# WHAT IS NEEDED
Each line below from the one containing "8. backref(offset=4, length=5)" through the one containing "9. backref(offset=1, length=1)" is to be given again exactly, and no line outside that span.

═════ DATA LISTING

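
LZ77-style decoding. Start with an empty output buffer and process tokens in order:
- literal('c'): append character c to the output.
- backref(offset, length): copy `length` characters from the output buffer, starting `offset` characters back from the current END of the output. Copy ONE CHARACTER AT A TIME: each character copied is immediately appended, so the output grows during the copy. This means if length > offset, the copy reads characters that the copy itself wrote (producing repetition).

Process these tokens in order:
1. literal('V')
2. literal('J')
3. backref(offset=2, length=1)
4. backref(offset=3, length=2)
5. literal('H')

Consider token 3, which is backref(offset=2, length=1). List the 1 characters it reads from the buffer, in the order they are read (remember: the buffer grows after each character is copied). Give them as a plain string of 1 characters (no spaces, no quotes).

Token 1: literal('V'). Output: "V"
Token 2: literal('J'). Output: "VJ"
Token 3: backref(off=2, len=1). Buffer before: "VJ" (len 2)
  byte 1: read out[0]='V', append. Buffer now: "VJV"

Answer: V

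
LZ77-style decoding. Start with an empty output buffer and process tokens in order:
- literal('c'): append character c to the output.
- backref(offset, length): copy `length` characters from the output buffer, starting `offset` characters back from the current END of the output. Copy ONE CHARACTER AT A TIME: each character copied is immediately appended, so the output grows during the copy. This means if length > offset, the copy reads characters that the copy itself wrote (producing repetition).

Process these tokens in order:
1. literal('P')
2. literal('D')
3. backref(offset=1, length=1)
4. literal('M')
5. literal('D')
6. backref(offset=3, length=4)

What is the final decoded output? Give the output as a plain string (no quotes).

Answer: PDDMDDMDD

Derivation:
Token 1: literal('P'). Output: "P"
Token 2: literal('D'). Output: "PD"
Token 3: backref(off=1, len=1). Copied 'D' from pos 1. Output: "PDD"
Token 4: literal('M'). Output: "PDDM"
Token 5: literal('D'). Output: "PDDMD"
Token 6: backref(off=3, len=4) (overlapping!). Copied 'DMDD' from pos 2. Output: "PDDMDDMDD"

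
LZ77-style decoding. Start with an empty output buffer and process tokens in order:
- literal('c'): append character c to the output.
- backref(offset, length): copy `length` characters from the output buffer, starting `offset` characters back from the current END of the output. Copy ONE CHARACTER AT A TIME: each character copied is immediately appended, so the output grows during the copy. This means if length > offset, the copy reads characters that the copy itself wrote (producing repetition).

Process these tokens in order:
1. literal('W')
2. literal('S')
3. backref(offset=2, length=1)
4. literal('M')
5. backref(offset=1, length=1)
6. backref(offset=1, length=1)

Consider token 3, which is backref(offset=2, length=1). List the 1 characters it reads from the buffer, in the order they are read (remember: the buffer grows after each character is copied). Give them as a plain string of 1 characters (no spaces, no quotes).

Token 1: literal('W'). Output: "W"
Token 2: literal('S'). Output: "WS"
Token 3: backref(off=2, len=1). Buffer before: "WS" (len 2)
  byte 1: read out[0]='W', append. Buffer now: "WSW"

Answer: W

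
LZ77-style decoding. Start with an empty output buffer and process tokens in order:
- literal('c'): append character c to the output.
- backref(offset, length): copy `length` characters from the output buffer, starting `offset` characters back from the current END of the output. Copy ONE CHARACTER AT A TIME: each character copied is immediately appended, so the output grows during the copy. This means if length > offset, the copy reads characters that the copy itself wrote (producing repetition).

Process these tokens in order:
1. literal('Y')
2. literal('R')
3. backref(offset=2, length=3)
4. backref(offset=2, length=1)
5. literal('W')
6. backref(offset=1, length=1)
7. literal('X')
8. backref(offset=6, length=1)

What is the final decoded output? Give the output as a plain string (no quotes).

Answer: YRYRYRWWXR

Derivation:
Token 1: literal('Y'). Output: "Y"
Token 2: literal('R'). Output: "YR"
Token 3: backref(off=2, len=3) (overlapping!). Copied 'YRY' from pos 0. Output: "YRYRY"
Token 4: backref(off=2, len=1). Copied 'R' from pos 3. Output: "YRYRYR"
Token 5: literal('W'). Output: "YRYRYRW"
Token 6: backref(off=1, len=1). Copied 'W' from pos 6. Output: "YRYRYRWW"
Token 7: literal('X'). Output: "YRYRYRWWX"
Token 8: backref(off=6, len=1). Copied 'R' from pos 3. Output: "YRYRYRWWXR"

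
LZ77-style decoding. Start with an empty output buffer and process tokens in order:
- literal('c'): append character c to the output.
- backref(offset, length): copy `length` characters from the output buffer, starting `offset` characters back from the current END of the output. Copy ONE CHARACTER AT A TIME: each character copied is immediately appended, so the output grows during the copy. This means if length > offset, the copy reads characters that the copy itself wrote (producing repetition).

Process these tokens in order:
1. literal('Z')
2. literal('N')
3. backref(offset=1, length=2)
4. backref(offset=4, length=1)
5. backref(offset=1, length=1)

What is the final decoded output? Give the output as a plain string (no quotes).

Answer: ZNNNZZ

Derivation:
Token 1: literal('Z'). Output: "Z"
Token 2: literal('N'). Output: "ZN"
Token 3: backref(off=1, len=2) (overlapping!). Copied 'NN' from pos 1. Output: "ZNNN"
Token 4: backref(off=4, len=1). Copied 'Z' from pos 0. Output: "ZNNNZ"
Token 5: backref(off=1, len=1). Copied 'Z' from pos 4. Output: "ZNNNZZ"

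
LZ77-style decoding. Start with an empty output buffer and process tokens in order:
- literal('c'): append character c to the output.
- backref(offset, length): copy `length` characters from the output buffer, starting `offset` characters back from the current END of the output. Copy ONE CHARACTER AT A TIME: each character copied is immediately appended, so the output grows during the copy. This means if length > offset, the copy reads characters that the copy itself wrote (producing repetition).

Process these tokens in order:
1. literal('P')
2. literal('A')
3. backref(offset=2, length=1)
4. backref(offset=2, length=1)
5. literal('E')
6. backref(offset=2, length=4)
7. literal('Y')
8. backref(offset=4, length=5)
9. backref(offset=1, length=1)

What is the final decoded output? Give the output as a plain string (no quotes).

Token 1: literal('P'). Output: "P"
Token 2: literal('A'). Output: "PA"
Token 3: backref(off=2, len=1). Copied 'P' from pos 0. Output: "PAP"
Token 4: backref(off=2, len=1). Copied 'A' from pos 1. Output: "PAPA"
Token 5: literal('E'). Output: "PAPAE"
Token 6: backref(off=2, len=4) (overlapping!). Copied 'AEAE' from pos 3. Output: "PAPAEAEAE"
Token 7: literal('Y'). Output: "PAPAEAEAEY"
Token 8: backref(off=4, len=5) (overlapping!). Copied 'EAEYE' from pos 6. Output: "PAPAEAEAEYEAEYE"
Token 9: backref(off=1, len=1). Copied 'E' from pos 14. Output: "PAPAEAEAEYEAEYEE"

Answer: PAPAEAEAEYEAEYEE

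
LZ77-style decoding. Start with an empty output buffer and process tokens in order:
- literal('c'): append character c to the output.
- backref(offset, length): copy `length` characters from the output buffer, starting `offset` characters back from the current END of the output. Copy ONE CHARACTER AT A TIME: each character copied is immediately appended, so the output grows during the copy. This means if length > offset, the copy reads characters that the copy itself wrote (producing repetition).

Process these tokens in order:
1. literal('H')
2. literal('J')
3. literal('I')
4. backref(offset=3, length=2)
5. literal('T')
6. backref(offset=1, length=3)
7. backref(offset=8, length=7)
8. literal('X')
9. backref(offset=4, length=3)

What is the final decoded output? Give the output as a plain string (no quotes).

Token 1: literal('H'). Output: "H"
Token 2: literal('J'). Output: "HJ"
Token 3: literal('I'). Output: "HJI"
Token 4: backref(off=3, len=2). Copied 'HJ' from pos 0. Output: "HJIHJ"
Token 5: literal('T'). Output: "HJIHJT"
Token 6: backref(off=1, len=3) (overlapping!). Copied 'TTT' from pos 5. Output: "HJIHJTTTT"
Token 7: backref(off=8, len=7). Copied 'JIHJTTT' from pos 1. Output: "HJIHJTTTTJIHJTTT"
Token 8: literal('X'). Output: "HJIHJTTTTJIHJTTTX"
Token 9: backref(off=4, len=3). Copied 'TTT' from pos 13. Output: "HJIHJTTTTJIHJTTTXTTT"

Answer: HJIHJTTTTJIHJTTTXTTT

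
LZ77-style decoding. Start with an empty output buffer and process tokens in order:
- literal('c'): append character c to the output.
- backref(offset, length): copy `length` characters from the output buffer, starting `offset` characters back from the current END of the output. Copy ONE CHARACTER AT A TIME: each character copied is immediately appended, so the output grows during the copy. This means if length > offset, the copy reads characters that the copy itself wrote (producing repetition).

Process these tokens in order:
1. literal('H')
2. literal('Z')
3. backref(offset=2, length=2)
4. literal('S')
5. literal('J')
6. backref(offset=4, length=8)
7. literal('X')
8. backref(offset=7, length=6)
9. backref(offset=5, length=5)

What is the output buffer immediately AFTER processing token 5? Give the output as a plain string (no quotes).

Answer: HZHZSJ

Derivation:
Token 1: literal('H'). Output: "H"
Token 2: literal('Z'). Output: "HZ"
Token 3: backref(off=2, len=2). Copied 'HZ' from pos 0. Output: "HZHZ"
Token 4: literal('S'). Output: "HZHZS"
Token 5: literal('J'). Output: "HZHZSJ"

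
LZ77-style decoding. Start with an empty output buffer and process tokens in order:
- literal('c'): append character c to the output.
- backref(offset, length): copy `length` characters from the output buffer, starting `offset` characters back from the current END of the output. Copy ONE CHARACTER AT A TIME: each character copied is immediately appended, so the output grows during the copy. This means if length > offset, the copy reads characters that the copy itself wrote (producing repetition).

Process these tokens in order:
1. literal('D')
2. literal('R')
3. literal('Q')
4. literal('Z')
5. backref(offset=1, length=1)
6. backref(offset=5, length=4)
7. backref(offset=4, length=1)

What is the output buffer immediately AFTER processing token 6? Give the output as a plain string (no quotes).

Token 1: literal('D'). Output: "D"
Token 2: literal('R'). Output: "DR"
Token 3: literal('Q'). Output: "DRQ"
Token 4: literal('Z'). Output: "DRQZ"
Token 5: backref(off=1, len=1). Copied 'Z' from pos 3. Output: "DRQZZ"
Token 6: backref(off=5, len=4). Copied 'DRQZ' from pos 0. Output: "DRQZZDRQZ"

Answer: DRQZZDRQZ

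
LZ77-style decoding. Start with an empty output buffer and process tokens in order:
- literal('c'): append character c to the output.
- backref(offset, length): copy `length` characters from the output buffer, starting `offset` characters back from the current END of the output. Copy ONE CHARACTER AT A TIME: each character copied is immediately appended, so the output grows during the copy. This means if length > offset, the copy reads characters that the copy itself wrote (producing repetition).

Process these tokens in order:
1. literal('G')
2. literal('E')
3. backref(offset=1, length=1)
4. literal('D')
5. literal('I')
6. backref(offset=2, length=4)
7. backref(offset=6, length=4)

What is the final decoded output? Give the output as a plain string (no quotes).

Answer: GEEDIDIDIDIDI

Derivation:
Token 1: literal('G'). Output: "G"
Token 2: literal('E'). Output: "GE"
Token 3: backref(off=1, len=1). Copied 'E' from pos 1. Output: "GEE"
Token 4: literal('D'). Output: "GEED"
Token 5: literal('I'). Output: "GEEDI"
Token 6: backref(off=2, len=4) (overlapping!). Copied 'DIDI' from pos 3. Output: "GEEDIDIDI"
Token 7: backref(off=6, len=4). Copied 'DIDI' from pos 3. Output: "GEEDIDIDIDIDI"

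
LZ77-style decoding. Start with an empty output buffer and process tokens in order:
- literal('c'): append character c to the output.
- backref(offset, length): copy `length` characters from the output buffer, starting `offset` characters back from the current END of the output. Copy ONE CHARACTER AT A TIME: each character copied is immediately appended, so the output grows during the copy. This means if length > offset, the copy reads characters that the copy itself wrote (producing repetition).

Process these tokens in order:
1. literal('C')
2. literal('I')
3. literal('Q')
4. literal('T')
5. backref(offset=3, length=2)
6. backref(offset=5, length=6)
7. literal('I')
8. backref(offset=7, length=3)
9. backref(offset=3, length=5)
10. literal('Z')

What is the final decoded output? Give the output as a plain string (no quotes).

Answer: CIQTIQIQTIQIIIQTIQTIQZ

Derivation:
Token 1: literal('C'). Output: "C"
Token 2: literal('I'). Output: "CI"
Token 3: literal('Q'). Output: "CIQ"
Token 4: literal('T'). Output: "CIQT"
Token 5: backref(off=3, len=2). Copied 'IQ' from pos 1. Output: "CIQTIQ"
Token 6: backref(off=5, len=6) (overlapping!). Copied 'IQTIQI' from pos 1. Output: "CIQTIQIQTIQI"
Token 7: literal('I'). Output: "CIQTIQIQTIQII"
Token 8: backref(off=7, len=3). Copied 'IQT' from pos 6. Output: "CIQTIQIQTIQIIIQT"
Token 9: backref(off=3, len=5) (overlapping!). Copied 'IQTIQ' from pos 13. Output: "CIQTIQIQTIQIIIQTIQTIQ"
Token 10: literal('Z'). Output: "CIQTIQIQTIQIIIQTIQTIQZ"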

══════════

# SOLUTION FOR THIS EXERCISE
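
8. backref(offset=4, length=5)
9. backref(offset=1, length=1)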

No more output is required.